> **WORK REQUIRED**:
Each line from the one containing "Construct a 90%" through the last line of the records below is to be repeated as written, with nothing added.

> **WORKING DATA**:

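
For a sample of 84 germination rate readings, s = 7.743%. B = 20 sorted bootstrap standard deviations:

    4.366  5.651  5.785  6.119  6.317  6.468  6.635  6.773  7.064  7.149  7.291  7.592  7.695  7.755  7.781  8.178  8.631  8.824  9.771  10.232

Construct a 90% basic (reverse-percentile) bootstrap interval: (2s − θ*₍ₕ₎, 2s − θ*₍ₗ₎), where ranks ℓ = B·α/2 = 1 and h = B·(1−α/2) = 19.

Percentile endpoints at ranks 1 and 19: θ*₍1₎ = 4.366, θ*₍19₎ = 9.771.
Basic interval reflects these around s:
  lower = 2 × 7.743 − 9.771 = 5.715
  upper = 2 × 7.743 − 4.366 = 11.120

(5.715, 11.120)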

> **TASK OUTPUT**:
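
Construct a 90% basic (reverse-percentile) bootstrap interval: (2s − θ*₍ₕ₎, 2s − θ*₍ₗ₎), where ranks ℓ = B·α/2 = 1 and h = B·(1−α/2) = 19.

Percentile endpoints at ranks 1 and 19: θ*₍1₎ = 4.366, θ*₍19₎ = 9.771.
Basic interval reflects these around s:
  lower = 2 × 7.743 − 9.771 = 5.715
  upper = 2 × 7.743 − 4.366 = 11.120

(5.715, 11.120)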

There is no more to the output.